+++ Source material

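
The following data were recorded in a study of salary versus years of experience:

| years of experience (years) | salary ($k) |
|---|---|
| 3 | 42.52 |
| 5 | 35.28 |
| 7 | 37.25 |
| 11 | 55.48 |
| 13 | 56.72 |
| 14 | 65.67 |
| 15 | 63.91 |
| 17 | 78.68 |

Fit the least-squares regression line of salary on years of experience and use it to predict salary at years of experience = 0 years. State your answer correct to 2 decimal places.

n = 8, Σx = 85, Σy = 435.51, Σxy = 5127.94, Σx² = 1083
Sxx = Σx² − (Σx)²/n = 1083 − 903.125 = 179.875
Sxy = Σxy − (Σx)(Σy)/n = 5127.94 − 4627.29375 = 500.64625
b = Sxy/Sxx = 500.64625/179.875 = 2.783301
a = ȳ − b·x̄ = 54.43875 − 2.783301·10.625 = 24.866178
ŷ(0) = a + b·0 = 24.866178 + 2.783301·0 = 24.866178

24.87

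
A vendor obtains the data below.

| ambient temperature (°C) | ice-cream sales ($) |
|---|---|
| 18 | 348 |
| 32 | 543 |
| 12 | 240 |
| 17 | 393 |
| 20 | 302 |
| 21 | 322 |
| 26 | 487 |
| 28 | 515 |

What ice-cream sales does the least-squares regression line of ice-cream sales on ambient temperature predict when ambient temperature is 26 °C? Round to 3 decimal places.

459.071

n = 8, Σx = 174, Σy = 3150, Σxy = 73085, Σx² = 4082
Sxx = Σx² − (Σx)²/n = 4082 − 3784.5 = 297.5
Sxy = Σxy − (Σx)(Σy)/n = 73085 − 68512.5 = 4572.5
b = Sxy/Sxx = 4572.5/297.5 = 15.369748
a = ȳ − b·x̄ = 393.75 − 15.369748·21.75 = 59.457983
ŷ(26) = a + b·26 = 59.457983 + 15.369748·26 = 459.071429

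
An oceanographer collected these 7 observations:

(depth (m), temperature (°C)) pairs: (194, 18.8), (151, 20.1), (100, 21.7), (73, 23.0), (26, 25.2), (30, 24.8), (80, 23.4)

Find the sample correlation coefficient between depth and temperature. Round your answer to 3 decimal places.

-0.991

n = 7, Σx = 654, Σy = 157, Σxy = 13802.5, Σx² = 83742, Σy² = 3554.98
Sxx = Σx² − (Σx)²/n = 83742 − 61102.285714 = 22639.714286
Sxy = Σxy − (Σx)(Σy)/n = 13802.5 − 14668.285714 = -865.785714
Syy = Σy² − (Σy)²/n = 3554.98 − 3521.285714 = 33.694286
r = Sxy/√(Sxx·Syy) = -865.785714/√(762829.001633) = -865.785714/873.400825 = -0.991281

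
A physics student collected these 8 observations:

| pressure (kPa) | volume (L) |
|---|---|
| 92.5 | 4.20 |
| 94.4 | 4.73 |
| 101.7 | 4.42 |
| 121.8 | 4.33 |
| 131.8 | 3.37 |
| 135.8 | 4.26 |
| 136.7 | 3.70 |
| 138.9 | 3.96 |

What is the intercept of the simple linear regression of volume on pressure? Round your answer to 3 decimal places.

n = 8, Σx = 953.6, Σy = 32.97, Σxy = 3890.428, Σx² = 116438.72
Sxx = Σx² − (Σx)²/n = 116438.72 − 113669.12 = 2769.6
Sxy = Σxy − (Σx)(Σy)/n = 3890.428 − 3930.024 = -39.596
b = Sxy/Sxx = -39.596/2769.6 = -0.014297
a = ȳ − b·x̄ = 4.12125 − (-0.014297)·119.2 = 5.825411

5.825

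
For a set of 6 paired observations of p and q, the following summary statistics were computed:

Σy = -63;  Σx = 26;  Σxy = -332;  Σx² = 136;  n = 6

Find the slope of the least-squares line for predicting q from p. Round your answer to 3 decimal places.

-2.529

Sxx = Σx² − (Σx)²/n = 136 − 112.666667 = 23.333333
Sxy = Σxy − (Σx)(Σy)/n = -332 − (-273) = -59
b = Sxy/Sxx = -59/23.333333 = -2.528571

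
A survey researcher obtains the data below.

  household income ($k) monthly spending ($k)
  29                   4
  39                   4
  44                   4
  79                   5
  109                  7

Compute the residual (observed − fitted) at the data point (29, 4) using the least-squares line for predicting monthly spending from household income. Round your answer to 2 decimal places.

n = 5, Σx = 300, Σy = 24, Σxy = 1606, Σx² = 22420
Sxx = Σx² − (Σx)²/n = 22420 − 18000 = 4420
Sxy = Σxy − (Σx)(Σy)/n = 1606 − 1440 = 166
b = Sxy/Sxx = 166/4420 = 0.037557
a = ȳ − b·x̄ = 4.8 − 0.037557·60 = 2.546606
ŷ(29) = 2.546606 + 0.037557·29 = 3.635747
residual = y − ŷ = 4 − 3.635747 = 0.364253

0.36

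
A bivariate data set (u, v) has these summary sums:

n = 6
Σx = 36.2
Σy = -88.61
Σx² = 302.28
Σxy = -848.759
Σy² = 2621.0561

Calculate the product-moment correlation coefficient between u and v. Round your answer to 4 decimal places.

-0.9468

Sxx = Σx² − (Σx)²/n = 302.28 − 218.406667 = 83.873333
Sxy = Σxy − (Σx)(Σy)/n = -848.759 − (-534.613667) = -314.145333
Syy = Σy² − (Σy)²/n = 2621.0561 − 1308.622017 = 1312.434083
r = Sxy/√(Sxx·Syy) = -314.145333/√(110078.221349) = -314.145333/331.780381 = -0.946847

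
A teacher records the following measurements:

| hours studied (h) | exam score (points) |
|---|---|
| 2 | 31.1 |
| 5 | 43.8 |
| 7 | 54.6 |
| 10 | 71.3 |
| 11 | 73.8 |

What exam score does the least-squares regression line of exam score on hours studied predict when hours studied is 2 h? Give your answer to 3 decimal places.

30.290

n = 5, Σx = 35, Σy = 274.6, Σxy = 2188.2, Σx² = 299
Sxx = Σx² − (Σx)²/n = 299 − 245 = 54
Sxy = Σxy − (Σx)(Σy)/n = 2188.2 − 1922.2 = 266
b = Sxy/Sxx = 266/54 = 4.925926
a = ȳ − b·x̄ = 54.92 − 4.925926·7 = 20.438519
ŷ(2) = a + b·2 = 20.438519 + 4.925926·2 = 30.290370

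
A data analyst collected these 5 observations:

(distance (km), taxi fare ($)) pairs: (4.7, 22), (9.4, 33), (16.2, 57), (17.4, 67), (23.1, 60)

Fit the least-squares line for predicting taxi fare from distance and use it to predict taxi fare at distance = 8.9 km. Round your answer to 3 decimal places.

n = 5, Σx = 70.8, Σy = 239, Σxy = 3888.8, Σx² = 1209.26
Sxx = Σx² − (Σx)²/n = 1209.26 − 1002.528 = 206.732
Sxy = Σxy − (Σx)(Σy)/n = 3888.8 − 3384.24 = 504.56
b = Sxy/Sxx = 504.56/206.732 = 2.440648
a = ȳ − b·x̄ = 47.8 − 2.440648·14.16 = 13.240427
ŷ(8.9) = a + b·8.9 = 13.240427 + 2.440648·8.9 = 34.962193

34.962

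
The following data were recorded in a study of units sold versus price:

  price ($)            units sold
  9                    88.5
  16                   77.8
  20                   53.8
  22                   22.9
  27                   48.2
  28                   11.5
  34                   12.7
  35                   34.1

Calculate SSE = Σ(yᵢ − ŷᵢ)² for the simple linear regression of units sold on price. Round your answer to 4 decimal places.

n = 8, Σx = 191, Σy = 349.5, Σxy = 6869.8, Σx² = 5115, Σy² = 21083.53
Sxx = Σx² − (Σx)²/n = 5115 − 4560.125 = 554.875
Sxy = Σxy − (Σx)(Σy)/n = 6869.8 − 8344.3125 = -1474.5125
Syy = Σy² − (Σy)²/n = 21083.53 − 15268.78125 = 5814.74875
b = Sxy/Sxx = -1474.5125/554.875 = -2.657378
SSE = Syy − b·Sxy = 5814.74875 − (-2.657378)·(-1474.5125) = 1896.411985

1896.4120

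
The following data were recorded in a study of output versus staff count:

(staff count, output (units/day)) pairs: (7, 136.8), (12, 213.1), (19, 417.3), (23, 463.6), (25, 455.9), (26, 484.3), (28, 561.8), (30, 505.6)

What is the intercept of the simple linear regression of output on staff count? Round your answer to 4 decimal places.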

++++++

--- Your goal ---
Go back to the listing above. Copy word for word the lines from the one with "The following data were recorded in a study of output" through the one with "(staff count, output", and nothing more.

--- Result of this exercise ---
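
The following data were recorded in a study of output versus staff count:

(staff count, output (units/day)) pairs: (7, 136.8), (12, 213.1), (19, 417.3), (23, 463.6), (25, 455.9), (26, 484.3), (28, 561.8), (30, 505.6)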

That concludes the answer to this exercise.